EXERCISE OBJECTIVE: A single number is the answer: the count of lines below that contain "rounding".

THE INPUT:
+ + + + +

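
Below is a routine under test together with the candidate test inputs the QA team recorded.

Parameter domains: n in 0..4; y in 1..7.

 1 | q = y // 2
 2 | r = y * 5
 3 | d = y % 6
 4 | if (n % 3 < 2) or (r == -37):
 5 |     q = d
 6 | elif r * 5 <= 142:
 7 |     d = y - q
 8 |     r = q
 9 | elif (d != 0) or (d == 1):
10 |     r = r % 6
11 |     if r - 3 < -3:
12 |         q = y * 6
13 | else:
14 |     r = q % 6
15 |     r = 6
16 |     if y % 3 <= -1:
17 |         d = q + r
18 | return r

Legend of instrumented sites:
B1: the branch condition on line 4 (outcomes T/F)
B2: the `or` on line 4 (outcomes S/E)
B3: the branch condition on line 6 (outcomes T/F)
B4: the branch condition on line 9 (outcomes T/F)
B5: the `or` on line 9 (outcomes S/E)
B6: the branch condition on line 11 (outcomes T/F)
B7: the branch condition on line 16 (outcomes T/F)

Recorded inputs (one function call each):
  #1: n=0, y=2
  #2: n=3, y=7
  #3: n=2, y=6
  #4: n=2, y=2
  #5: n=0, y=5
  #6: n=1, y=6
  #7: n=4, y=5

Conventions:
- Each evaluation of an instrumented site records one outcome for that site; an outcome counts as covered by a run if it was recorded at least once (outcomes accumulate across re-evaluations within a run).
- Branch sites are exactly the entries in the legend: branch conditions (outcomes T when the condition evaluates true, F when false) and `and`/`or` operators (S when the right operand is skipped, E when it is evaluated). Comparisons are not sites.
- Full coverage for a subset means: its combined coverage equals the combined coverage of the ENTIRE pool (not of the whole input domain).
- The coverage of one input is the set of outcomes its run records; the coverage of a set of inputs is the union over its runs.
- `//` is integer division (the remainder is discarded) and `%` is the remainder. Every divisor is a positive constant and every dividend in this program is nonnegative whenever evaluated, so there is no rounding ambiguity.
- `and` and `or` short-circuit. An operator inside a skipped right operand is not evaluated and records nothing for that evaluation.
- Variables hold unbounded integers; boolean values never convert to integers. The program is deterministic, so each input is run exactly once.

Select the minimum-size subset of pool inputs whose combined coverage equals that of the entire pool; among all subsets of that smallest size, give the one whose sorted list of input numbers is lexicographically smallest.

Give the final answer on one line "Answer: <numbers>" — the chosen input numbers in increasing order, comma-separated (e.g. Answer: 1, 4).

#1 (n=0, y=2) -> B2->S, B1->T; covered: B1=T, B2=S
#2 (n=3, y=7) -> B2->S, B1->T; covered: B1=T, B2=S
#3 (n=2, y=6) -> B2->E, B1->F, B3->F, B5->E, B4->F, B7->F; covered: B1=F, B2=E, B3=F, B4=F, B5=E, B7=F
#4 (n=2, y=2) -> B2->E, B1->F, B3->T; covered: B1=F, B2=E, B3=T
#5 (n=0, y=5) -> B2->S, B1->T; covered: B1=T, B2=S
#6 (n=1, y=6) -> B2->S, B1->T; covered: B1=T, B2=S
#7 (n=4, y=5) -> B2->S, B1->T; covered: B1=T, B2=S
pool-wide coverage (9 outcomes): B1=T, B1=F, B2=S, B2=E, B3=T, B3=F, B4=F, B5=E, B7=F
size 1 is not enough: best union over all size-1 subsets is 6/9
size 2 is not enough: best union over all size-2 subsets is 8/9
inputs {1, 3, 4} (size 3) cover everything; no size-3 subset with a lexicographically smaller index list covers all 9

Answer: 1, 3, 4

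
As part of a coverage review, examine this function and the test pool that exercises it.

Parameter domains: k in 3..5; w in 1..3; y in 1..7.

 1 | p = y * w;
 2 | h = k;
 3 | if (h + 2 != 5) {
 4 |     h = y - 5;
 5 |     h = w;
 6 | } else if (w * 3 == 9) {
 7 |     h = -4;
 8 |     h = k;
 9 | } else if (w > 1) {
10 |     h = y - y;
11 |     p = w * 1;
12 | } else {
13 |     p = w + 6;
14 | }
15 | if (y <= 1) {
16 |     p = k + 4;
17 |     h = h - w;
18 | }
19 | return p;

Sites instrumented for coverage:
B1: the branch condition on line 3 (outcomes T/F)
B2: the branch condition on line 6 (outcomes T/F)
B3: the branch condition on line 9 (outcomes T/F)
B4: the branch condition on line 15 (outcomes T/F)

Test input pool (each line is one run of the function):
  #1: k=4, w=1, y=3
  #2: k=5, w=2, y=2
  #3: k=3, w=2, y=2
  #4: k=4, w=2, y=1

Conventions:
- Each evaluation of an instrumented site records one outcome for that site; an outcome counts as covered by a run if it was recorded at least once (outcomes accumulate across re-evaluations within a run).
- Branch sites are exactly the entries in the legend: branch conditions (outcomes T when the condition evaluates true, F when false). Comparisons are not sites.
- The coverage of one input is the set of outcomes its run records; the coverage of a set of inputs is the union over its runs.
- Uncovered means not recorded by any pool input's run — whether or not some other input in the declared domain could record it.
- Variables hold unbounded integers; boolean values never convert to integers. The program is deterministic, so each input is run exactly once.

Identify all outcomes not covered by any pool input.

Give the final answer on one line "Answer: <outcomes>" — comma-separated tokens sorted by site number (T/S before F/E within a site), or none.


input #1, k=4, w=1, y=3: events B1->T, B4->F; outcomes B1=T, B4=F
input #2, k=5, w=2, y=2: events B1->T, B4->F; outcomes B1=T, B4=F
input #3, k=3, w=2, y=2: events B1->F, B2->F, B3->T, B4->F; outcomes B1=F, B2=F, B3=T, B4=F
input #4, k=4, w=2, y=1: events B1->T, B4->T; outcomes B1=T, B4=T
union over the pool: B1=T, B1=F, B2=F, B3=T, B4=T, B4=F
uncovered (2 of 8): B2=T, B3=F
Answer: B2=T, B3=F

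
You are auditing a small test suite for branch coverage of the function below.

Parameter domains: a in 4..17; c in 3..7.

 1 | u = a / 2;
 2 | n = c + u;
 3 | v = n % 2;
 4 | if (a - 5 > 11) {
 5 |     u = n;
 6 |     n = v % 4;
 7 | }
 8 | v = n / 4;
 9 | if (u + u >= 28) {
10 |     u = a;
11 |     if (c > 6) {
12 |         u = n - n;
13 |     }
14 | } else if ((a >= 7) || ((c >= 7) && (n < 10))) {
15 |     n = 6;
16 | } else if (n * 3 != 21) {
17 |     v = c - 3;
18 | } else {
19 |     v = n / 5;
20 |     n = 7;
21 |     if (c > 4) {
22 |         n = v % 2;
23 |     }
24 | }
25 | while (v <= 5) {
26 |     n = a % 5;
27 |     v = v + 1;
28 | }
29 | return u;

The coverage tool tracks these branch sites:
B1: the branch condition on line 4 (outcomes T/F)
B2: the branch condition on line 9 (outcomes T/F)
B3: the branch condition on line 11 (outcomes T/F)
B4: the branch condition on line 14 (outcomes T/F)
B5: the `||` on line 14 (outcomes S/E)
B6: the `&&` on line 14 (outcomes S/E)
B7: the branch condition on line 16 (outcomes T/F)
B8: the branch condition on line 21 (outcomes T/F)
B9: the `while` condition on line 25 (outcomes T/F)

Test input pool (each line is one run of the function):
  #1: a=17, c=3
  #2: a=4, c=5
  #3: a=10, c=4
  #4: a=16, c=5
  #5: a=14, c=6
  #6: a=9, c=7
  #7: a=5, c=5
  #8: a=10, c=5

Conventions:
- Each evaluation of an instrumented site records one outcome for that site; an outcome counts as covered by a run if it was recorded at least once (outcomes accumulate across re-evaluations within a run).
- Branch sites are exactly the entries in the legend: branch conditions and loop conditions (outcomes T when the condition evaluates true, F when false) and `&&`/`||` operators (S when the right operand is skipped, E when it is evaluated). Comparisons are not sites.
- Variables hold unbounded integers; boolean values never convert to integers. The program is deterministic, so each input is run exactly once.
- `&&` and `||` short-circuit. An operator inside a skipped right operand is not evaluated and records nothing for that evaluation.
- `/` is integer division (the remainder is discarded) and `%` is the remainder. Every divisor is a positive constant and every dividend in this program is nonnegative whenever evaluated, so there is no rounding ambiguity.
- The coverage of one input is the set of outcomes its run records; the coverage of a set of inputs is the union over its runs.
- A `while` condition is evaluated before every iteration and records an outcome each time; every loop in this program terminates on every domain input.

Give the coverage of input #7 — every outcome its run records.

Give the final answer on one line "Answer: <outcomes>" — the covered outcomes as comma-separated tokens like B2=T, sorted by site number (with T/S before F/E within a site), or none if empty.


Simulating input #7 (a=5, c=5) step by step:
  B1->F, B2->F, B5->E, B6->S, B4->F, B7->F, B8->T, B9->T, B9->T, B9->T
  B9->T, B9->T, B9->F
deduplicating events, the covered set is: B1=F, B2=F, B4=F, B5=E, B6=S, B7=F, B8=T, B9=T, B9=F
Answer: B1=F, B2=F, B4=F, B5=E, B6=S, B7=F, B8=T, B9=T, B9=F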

+ + + + +

ANSWER SPACE: 2